■ Problem:
Lines holding the word "table": how many does the material below have? Answer with nothing but the number.

■ Data shown:
★ ★ ★ ★ ★ ★ ★
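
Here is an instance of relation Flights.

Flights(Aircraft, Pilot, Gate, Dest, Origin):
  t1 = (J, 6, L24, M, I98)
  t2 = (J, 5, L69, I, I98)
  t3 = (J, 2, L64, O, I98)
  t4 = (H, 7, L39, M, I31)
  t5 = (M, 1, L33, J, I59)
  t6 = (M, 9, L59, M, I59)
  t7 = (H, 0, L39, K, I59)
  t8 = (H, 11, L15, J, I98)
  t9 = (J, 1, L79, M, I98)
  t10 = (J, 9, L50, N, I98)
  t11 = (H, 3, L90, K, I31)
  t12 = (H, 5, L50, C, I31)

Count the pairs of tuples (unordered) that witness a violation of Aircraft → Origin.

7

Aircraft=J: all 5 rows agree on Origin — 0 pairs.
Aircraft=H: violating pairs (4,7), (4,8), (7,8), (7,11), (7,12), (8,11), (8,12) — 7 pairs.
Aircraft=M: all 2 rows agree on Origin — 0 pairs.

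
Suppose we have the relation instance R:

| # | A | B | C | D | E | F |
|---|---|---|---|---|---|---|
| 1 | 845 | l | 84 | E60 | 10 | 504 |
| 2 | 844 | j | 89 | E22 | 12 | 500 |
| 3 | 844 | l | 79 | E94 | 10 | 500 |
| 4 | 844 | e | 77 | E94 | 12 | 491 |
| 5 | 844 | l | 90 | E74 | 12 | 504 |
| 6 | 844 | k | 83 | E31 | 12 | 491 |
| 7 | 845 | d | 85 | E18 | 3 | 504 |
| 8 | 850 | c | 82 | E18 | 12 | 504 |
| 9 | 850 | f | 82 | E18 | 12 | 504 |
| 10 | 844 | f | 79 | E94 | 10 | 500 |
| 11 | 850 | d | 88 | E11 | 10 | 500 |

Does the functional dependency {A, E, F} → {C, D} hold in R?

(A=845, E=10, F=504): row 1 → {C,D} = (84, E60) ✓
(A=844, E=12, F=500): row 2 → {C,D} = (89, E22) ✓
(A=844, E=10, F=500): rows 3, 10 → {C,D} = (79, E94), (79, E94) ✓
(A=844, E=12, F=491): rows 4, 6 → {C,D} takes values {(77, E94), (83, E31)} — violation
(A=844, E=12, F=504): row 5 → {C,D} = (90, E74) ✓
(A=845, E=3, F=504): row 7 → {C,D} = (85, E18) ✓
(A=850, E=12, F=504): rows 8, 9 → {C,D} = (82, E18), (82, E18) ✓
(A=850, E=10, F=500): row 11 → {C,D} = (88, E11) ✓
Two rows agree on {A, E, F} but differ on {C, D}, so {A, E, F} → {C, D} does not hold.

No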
★ ★ ★ ★ ★ ★ ★
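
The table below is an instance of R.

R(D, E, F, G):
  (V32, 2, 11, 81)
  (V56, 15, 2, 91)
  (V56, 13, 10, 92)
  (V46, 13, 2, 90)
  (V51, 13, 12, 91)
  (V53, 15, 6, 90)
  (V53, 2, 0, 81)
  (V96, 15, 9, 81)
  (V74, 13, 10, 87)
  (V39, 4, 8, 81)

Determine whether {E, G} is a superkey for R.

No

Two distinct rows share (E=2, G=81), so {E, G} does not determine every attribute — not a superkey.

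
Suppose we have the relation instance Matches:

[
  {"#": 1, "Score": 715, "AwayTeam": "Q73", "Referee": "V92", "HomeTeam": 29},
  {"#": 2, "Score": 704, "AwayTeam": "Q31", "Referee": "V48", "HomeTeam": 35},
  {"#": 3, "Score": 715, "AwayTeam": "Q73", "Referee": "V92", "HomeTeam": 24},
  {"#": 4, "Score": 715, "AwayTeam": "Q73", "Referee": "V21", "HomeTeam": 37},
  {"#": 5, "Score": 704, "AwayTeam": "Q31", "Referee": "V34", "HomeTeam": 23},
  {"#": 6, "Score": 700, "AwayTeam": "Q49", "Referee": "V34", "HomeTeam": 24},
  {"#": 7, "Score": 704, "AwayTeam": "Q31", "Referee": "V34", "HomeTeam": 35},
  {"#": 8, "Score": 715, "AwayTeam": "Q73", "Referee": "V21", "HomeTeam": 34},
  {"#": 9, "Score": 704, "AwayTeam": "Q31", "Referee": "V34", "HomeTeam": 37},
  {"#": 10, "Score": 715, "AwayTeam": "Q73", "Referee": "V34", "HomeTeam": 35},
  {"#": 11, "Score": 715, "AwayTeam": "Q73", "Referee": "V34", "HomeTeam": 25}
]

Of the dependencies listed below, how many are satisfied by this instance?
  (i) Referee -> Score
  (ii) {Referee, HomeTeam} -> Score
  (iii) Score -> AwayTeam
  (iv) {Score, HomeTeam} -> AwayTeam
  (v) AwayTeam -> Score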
★ ★ ★ ★ ★ ★ ★
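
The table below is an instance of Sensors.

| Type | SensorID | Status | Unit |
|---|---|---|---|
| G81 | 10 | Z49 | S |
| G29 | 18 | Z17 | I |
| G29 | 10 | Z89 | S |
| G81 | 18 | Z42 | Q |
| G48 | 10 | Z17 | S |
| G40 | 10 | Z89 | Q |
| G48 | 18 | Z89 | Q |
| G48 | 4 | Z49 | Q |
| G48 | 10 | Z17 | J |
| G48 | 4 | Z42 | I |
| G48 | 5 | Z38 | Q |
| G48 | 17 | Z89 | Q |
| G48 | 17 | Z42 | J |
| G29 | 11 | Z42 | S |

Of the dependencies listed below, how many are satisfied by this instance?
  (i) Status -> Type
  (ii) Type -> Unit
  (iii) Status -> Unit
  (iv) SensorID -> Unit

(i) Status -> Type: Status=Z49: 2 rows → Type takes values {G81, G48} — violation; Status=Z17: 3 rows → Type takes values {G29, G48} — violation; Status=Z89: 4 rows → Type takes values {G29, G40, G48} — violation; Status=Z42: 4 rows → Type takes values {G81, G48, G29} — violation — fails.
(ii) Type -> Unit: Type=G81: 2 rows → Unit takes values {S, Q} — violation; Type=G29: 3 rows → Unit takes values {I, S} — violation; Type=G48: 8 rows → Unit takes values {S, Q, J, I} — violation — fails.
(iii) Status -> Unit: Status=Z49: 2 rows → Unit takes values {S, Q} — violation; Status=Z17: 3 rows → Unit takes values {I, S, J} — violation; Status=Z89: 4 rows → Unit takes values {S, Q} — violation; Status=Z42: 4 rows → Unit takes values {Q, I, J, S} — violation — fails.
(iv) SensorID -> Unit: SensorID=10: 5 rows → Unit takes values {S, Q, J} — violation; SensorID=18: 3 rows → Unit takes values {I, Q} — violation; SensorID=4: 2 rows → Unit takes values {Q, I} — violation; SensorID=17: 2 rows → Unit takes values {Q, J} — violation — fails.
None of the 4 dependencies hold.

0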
★ ★ ★ ★ ★ ★ ★
■ Exercise answer:
2